__What you are asked to do__.
A full, exact copy of the records below is the required answer.

__Saved data entries__.
-- Opening Marker --
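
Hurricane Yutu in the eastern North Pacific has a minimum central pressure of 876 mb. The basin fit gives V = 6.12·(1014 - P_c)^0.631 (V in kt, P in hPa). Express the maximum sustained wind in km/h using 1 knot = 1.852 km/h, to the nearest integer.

ΔP = 1014 − 876 = 138 mb.
V ≈ 6.12 × 138^0.631 = 6.12 × 22.401 ≈ 137.093 kt.
137.093 × 1.852 ≈ 253.90 km/h → 254 km/h.

254 km/h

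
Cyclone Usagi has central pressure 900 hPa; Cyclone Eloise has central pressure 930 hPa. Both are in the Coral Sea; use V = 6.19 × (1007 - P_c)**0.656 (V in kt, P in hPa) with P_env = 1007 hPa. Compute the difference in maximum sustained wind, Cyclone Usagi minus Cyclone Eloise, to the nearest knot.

26 kt

Cyclone Usagi: ΔP = 107; V ≈ 6.19 × 107^0.656 ≈ 132.73 kt.
Cyclone Eloise: ΔP = 77; V ≈ 6.19 × 77^0.656 ≈ 106.96 kt.
Difference ≈ 132.73 − 106.96 = 25.77 → 26 kt.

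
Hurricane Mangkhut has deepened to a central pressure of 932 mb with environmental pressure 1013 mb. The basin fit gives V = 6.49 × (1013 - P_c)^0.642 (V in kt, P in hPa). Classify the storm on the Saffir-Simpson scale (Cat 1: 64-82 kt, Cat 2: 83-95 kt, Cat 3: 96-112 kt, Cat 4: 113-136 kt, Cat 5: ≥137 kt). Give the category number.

3

ΔP = 1013 − 932 = 81 mb.
V ≈ 6.49 × 81^0.642 = 6.49 × 16.80 ≈ 109 kt.
109 kt falls in the Category 3 band.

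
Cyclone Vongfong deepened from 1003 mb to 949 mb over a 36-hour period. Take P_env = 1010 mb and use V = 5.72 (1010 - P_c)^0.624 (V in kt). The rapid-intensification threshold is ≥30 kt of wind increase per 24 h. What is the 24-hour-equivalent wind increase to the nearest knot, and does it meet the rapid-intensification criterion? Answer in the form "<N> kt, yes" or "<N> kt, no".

37 kt, yes

V₁: ΔP = 7, V ≈ 5.72 × 7^0.624 ≈ 19.26 kt.
V₂: ΔP = 61, V ≈ 5.72 × 61^0.624 ≈ 74.38 kt.
ΔV over 36 h = 55.12 kt → 24 h equivalent = 55.12 × 24/36 ≈ 36.75 kt.
37 kt ≥ 30 kt ⇒ rapid intensification.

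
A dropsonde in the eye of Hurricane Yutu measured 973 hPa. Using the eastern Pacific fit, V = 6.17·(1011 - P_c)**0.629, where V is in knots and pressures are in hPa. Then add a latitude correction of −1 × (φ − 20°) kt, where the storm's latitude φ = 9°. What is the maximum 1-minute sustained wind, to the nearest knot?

ΔP = 1011 − 973 = 38 hPa.
38^0.629 ≈ 9.856.
V ≈ 6.17 × 9.856 ≈ 60.8 kt.
Latitude correction: −1 × (9 − 20) = 11 kt.
Corrected V ≈ 71.8 kt → 72 kt.

72 kt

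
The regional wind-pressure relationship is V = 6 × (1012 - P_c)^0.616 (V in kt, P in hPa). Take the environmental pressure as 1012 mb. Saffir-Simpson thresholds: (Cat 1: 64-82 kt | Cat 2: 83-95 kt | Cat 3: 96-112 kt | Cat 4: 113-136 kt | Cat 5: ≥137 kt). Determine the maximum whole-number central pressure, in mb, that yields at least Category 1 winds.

965 mb

Category 1 begins at V = 64 kt.
Required ΔP = (64/6)^(1/0.616) = 10.667^1.623 ≈ 46.65 mb.
P_c ≤ 1012 − 46.65 = 965.35, so the highest integer P_c is 965 mb.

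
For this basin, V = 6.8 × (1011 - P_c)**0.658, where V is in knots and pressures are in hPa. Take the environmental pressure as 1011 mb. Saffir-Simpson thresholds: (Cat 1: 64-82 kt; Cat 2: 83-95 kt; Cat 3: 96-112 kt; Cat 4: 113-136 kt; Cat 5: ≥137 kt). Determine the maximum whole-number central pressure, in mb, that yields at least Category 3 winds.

Category 3 begins at V = 96 kt.
Required ΔP = (96/6.8)^(1/0.658) = 14.118^1.520 ≈ 55.89 mb.
P_c ≤ 1011 − 55.89 = 955.11, so the highest integer P_c is 955 mb.

955 mb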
-- Closing Marker --
__Completed task__.
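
Hurricane Yutu in the eastern North Pacific has a minimum central pressure of 876 mb. The basin fit gives V = 6.12·(1014 - P_c)^0.631 (V in kt, P in hPa). Express the maximum sustained wind in km/h using 1 knot = 1.852 km/h, to the nearest integer.

ΔP = 1014 − 876 = 138 mb.
V ≈ 6.12 × 138^0.631 = 6.12 × 22.401 ≈ 137.093 kt.
137.093 × 1.852 ≈ 253.90 km/h → 254 km/h.

254 km/h

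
Cyclone Usagi has central pressure 900 hPa; Cyclone Eloise has central pressure 930 hPa. Both are in the Coral Sea; use V = 6.19 × (1007 - P_c)**0.656 (V in kt, P in hPa) with P_env = 1007 hPa. Compute the difference in maximum sustained wind, Cyclone Usagi minus Cyclone Eloise, to the nearest knot.

26 kt

Cyclone Usagi: ΔP = 107; V ≈ 6.19 × 107^0.656 ≈ 132.73 kt.
Cyclone Eloise: ΔP = 77; V ≈ 6.19 × 77^0.656 ≈ 106.96 kt.
Difference ≈ 132.73 − 106.96 = 25.77 → 26 kt.

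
Hurricane Mangkhut has deepened to a central pressure of 932 mb with environmental pressure 1013 mb. The basin fit gives V = 6.49 × (1013 - P_c)^0.642 (V in kt, P in hPa). Classify the storm on the Saffir-Simpson scale (Cat 1: 64-82 kt, Cat 2: 83-95 kt, Cat 3: 96-112 kt, Cat 4: 113-136 kt, Cat 5: ≥137 kt). Give the category number.

3

ΔP = 1013 − 932 = 81 mb.
V ≈ 6.49 × 81^0.642 = 6.49 × 16.80 ≈ 109 kt.
109 kt falls in the Category 3 band.

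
Cyclone Vongfong deepened from 1003 mb to 949 mb over a 36-hour period. Take P_env = 1010 mb and use V = 5.72 (1010 - P_c)^0.624 (V in kt). The rapid-intensification threshold is ≥30 kt of wind increase per 24 h. What is the 24-hour-equivalent wind increase to the nearest knot, and does it meet the rapid-intensification criterion? Answer in the form "<N> kt, yes" or "<N> kt, no".

37 kt, yes

V₁: ΔP = 7, V ≈ 5.72 × 7^0.624 ≈ 19.26 kt.
V₂: ΔP = 61, V ≈ 5.72 × 61^0.624 ≈ 74.38 kt.
ΔV over 36 h = 55.12 kt → 24 h equivalent = 55.12 × 24/36 ≈ 36.75 kt.
37 kt ≥ 30 kt ⇒ rapid intensification.

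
A dropsonde in the eye of Hurricane Yutu measured 973 hPa. Using the eastern Pacific fit, V = 6.17·(1011 - P_c)**0.629, where V is in knots and pressures are in hPa. Then add a latitude correction of −1 × (φ − 20°) kt, where the storm's latitude φ = 9°. What is the maximum 1-minute sustained wind, to the nearest knot?

ΔP = 1011 − 973 = 38 hPa.
38^0.629 ≈ 9.856.
V ≈ 6.17 × 9.856 ≈ 60.8 kt.
Latitude correction: −1 × (9 − 20) = 11 kt.
Corrected V ≈ 71.8 kt → 72 kt.

72 kt

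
The regional wind-pressure relationship is V = 6 × (1012 - P_c)^0.616 (V in kt, P in hPa). Take the environmental pressure as 1012 mb. Saffir-Simpson thresholds: (Cat 1: 64-82 kt | Cat 2: 83-95 kt | Cat 3: 96-112 kt | Cat 4: 113-136 kt | Cat 5: ≥137 kt). Determine the maximum whole-number central pressure, in mb, that yields at least Category 1 winds.

965 mb

Category 1 begins at V = 64 kt.
Required ΔP = (64/6)^(1/0.616) = 10.667^1.623 ≈ 46.65 mb.
P_c ≤ 1012 − 46.65 = 965.35, so the highest integer P_c is 965 mb.

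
For this basin, V = 6.8 × (1011 - P_c)**0.658, where V is in knots and pressures are in hPa. Take the environmental pressure as 1011 mb. Saffir-Simpson thresholds: (Cat 1: 64-82 kt; Cat 2: 83-95 kt; Cat 3: 96-112 kt; Cat 4: 113-136 kt; Cat 5: ≥137 kt). Determine the maximum whole-number central pressure, in mb, that yields at least Category 3 winds.

Category 3 begins at V = 96 kt.
Required ΔP = (96/6.8)^(1/0.658) = 14.118^1.520 ≈ 55.89 mb.
P_c ≤ 1011 − 55.89 = 955.11, so the highest integer P_c is 955 mb.

955 mb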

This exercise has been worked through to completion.